Your assignment. Every line below should be repeated exactly.

Input data.
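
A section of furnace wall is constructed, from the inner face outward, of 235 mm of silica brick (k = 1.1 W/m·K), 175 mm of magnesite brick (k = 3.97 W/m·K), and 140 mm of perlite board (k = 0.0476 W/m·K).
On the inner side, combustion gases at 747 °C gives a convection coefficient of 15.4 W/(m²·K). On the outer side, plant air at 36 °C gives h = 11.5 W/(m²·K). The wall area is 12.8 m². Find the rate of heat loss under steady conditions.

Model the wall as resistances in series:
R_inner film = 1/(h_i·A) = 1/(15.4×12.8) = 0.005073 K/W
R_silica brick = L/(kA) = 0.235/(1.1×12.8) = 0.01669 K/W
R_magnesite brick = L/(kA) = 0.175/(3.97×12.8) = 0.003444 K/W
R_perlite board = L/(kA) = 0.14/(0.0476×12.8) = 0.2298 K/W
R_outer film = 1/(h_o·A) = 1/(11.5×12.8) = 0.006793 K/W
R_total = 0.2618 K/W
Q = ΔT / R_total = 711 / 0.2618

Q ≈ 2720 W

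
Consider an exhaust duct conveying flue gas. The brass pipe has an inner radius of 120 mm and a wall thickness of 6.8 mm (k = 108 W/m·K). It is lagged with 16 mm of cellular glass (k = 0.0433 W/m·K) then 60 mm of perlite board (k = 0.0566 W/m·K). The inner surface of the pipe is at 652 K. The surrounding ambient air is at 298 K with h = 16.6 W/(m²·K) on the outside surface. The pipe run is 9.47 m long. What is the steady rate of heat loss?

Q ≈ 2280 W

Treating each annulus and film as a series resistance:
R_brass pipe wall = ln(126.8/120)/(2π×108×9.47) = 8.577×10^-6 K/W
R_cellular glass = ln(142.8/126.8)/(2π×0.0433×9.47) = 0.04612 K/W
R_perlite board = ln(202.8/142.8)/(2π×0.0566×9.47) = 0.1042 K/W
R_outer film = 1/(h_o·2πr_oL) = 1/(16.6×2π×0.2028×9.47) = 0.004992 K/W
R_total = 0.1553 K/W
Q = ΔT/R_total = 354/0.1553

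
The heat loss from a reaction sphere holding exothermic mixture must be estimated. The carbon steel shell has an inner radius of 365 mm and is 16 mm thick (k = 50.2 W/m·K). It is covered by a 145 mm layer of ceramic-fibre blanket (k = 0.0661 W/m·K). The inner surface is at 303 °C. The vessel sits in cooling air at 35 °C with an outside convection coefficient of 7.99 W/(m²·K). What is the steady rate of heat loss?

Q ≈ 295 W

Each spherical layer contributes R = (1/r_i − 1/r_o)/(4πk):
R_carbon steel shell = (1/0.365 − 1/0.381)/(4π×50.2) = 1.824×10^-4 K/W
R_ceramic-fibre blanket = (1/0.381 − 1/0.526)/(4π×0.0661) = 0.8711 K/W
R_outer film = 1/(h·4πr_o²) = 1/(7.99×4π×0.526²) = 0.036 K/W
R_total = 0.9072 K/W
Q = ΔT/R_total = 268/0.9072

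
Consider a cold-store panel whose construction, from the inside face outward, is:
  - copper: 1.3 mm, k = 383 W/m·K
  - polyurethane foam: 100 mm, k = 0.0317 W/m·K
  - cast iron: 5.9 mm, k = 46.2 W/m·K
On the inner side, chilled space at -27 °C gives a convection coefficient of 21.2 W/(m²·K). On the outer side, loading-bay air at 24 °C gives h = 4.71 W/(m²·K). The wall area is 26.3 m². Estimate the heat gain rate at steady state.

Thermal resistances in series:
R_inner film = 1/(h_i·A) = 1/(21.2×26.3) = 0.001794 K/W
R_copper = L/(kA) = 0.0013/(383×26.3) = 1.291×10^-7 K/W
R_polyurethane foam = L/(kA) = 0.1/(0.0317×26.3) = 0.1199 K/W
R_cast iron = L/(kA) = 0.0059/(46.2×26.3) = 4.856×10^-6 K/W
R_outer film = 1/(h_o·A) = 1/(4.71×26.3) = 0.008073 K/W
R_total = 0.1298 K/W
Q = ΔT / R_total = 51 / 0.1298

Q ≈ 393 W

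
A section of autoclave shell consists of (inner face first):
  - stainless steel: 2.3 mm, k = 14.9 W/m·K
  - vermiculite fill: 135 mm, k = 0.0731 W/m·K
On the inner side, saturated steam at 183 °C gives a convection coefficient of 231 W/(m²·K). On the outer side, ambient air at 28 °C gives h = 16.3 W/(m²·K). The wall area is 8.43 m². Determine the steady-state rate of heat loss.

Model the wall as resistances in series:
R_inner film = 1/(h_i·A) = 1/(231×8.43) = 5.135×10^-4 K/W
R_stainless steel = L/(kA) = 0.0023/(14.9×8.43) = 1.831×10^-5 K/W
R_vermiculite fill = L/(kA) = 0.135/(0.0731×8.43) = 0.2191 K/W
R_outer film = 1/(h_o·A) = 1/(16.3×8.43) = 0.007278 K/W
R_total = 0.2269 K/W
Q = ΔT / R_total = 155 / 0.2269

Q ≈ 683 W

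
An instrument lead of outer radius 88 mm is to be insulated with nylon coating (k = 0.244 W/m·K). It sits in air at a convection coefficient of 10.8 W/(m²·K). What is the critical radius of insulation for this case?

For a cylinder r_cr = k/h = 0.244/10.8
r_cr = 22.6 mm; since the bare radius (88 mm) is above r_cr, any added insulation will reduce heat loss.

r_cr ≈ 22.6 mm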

Response to the exercise.
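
A section of furnace wall is constructed, from the inner face outward, of 235 mm of silica brick (k = 1.1 W/m·K), 175 mm of magnesite brick (k = 3.97 W/m·K), and 140 mm of perlite board (k = 0.0476 W/m·K).
On the inner side, combustion gases at 747 °C gives a convection coefficient of 15.4 W/(m²·K). On the outer side, plant air at 36 °C gives h = 11.5 W/(m²·K). The wall area is 12.8 m². Find the rate of heat loss under steady conditions.

Model the wall as resistances in series:
R_inner film = 1/(h_i·A) = 1/(15.4×12.8) = 0.005073 K/W
R_silica brick = L/(kA) = 0.235/(1.1×12.8) = 0.01669 K/W
R_magnesite brick = L/(kA) = 0.175/(3.97×12.8) = 0.003444 K/W
R_perlite board = L/(kA) = 0.14/(0.0476×12.8) = 0.2298 K/W
R_outer film = 1/(h_o·A) = 1/(11.5×12.8) = 0.006793 K/W
R_total = 0.2618 K/W
Q = ΔT / R_total = 711 / 0.2618

Q ≈ 2720 W

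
Consider an exhaust duct conveying flue gas. The brass pipe has an inner radius of 120 mm and a wall thickness of 6.8 mm (k = 108 W/m·K). It is lagged with 16 mm of cellular glass (k = 0.0433 W/m·K) then 60 mm of perlite board (k = 0.0566 W/m·K). The inner surface of the pipe is at 652 K. The surrounding ambient air is at 298 K with h = 16.6 W/(m²·K) on the outside surface. The pipe run is 9.47 m long. What is the steady rate of heat loss?

Q ≈ 2280 W

Treating each annulus and film as a series resistance:
R_brass pipe wall = ln(126.8/120)/(2π×108×9.47) = 8.577×10^-6 K/W
R_cellular glass = ln(142.8/126.8)/(2π×0.0433×9.47) = 0.04612 K/W
R_perlite board = ln(202.8/142.8)/(2π×0.0566×9.47) = 0.1042 K/W
R_outer film = 1/(h_o·2πr_oL) = 1/(16.6×2π×0.2028×9.47) = 0.004992 K/W
R_total = 0.1553 K/W
Q = ΔT/R_total = 354/0.1553

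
The heat loss from a reaction sphere holding exothermic mixture must be estimated. The carbon steel shell has an inner radius of 365 mm and is 16 mm thick (k = 50.2 W/m·K). It is covered by a 145 mm layer of ceramic-fibre blanket (k = 0.0661 W/m·K). The inner surface is at 303 °C. The vessel sits in cooling air at 35 °C with an outside convection coefficient of 7.99 W/(m²·K). What is the steady rate of heat loss?

Q ≈ 295 W

Each spherical layer contributes R = (1/r_i − 1/r_o)/(4πk):
R_carbon steel shell = (1/0.365 − 1/0.381)/(4π×50.2) = 1.824×10^-4 K/W
R_ceramic-fibre blanket = (1/0.381 − 1/0.526)/(4π×0.0661) = 0.8711 K/W
R_outer film = 1/(h·4πr_o²) = 1/(7.99×4π×0.526²) = 0.036 K/W
R_total = 0.9072 K/W
Q = ΔT/R_total = 268/0.9072

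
Consider a cold-store panel whose construction, from the inside face outward, is:
  - copper: 1.3 mm, k = 383 W/m·K
  - polyurethane foam: 100 mm, k = 0.0317 W/m·K
  - cast iron: 5.9 mm, k = 46.2 W/m·K
On the inner side, chilled space at -27 °C gives a convection coefficient of 21.2 W/(m²·K). On the outer side, loading-bay air at 24 °C gives h = 4.71 W/(m²·K). The wall area is 26.3 m². Estimate the heat gain rate at steady state.

Thermal resistances in series:
R_inner film = 1/(h_i·A) = 1/(21.2×26.3) = 0.001794 K/W
R_copper = L/(kA) = 0.0013/(383×26.3) = 1.291×10^-7 K/W
R_polyurethane foam = L/(kA) = 0.1/(0.0317×26.3) = 0.1199 K/W
R_cast iron = L/(kA) = 0.0059/(46.2×26.3) = 4.856×10^-6 K/W
R_outer film = 1/(h_o·A) = 1/(4.71×26.3) = 0.008073 K/W
R_total = 0.1298 K/W
Q = ΔT / R_total = 51 / 0.1298

Q ≈ 393 W

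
A section of autoclave shell consists of (inner face first):
  - stainless steel: 2.3 mm, k = 14.9 W/m·K
  - vermiculite fill: 135 mm, k = 0.0731 W/m·K
On the inner side, saturated steam at 183 °C gives a convection coefficient of 231 W/(m²·K). On the outer side, ambient air at 28 °C gives h = 16.3 W/(m²·K). The wall area is 8.43 m². Determine the steady-state rate of heat loss.

Model the wall as resistances in series:
R_inner film = 1/(h_i·A) = 1/(231×8.43) = 5.135×10^-4 K/W
R_stainless steel = L/(kA) = 0.0023/(14.9×8.43) = 1.831×10^-5 K/W
R_vermiculite fill = L/(kA) = 0.135/(0.0731×8.43) = 0.2191 K/W
R_outer film = 1/(h_o·A) = 1/(16.3×8.43) = 0.007278 K/W
R_total = 0.2269 K/W
Q = ΔT / R_total = 155 / 0.2269

Q ≈ 683 W

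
An instrument lead of outer radius 88 mm is to be insulated with nylon coating (k = 0.244 W/m·K). It sits in air at a convection coefficient of 10.8 W/(m²·K). What is the critical radius of insulation for this case?

For a cylinder r_cr = k/h = 0.244/10.8
r_cr = 22.6 mm; since the bare radius (88 mm) is above r_cr, any added insulation will reduce heat loss.

r_cr ≈ 22.6 mm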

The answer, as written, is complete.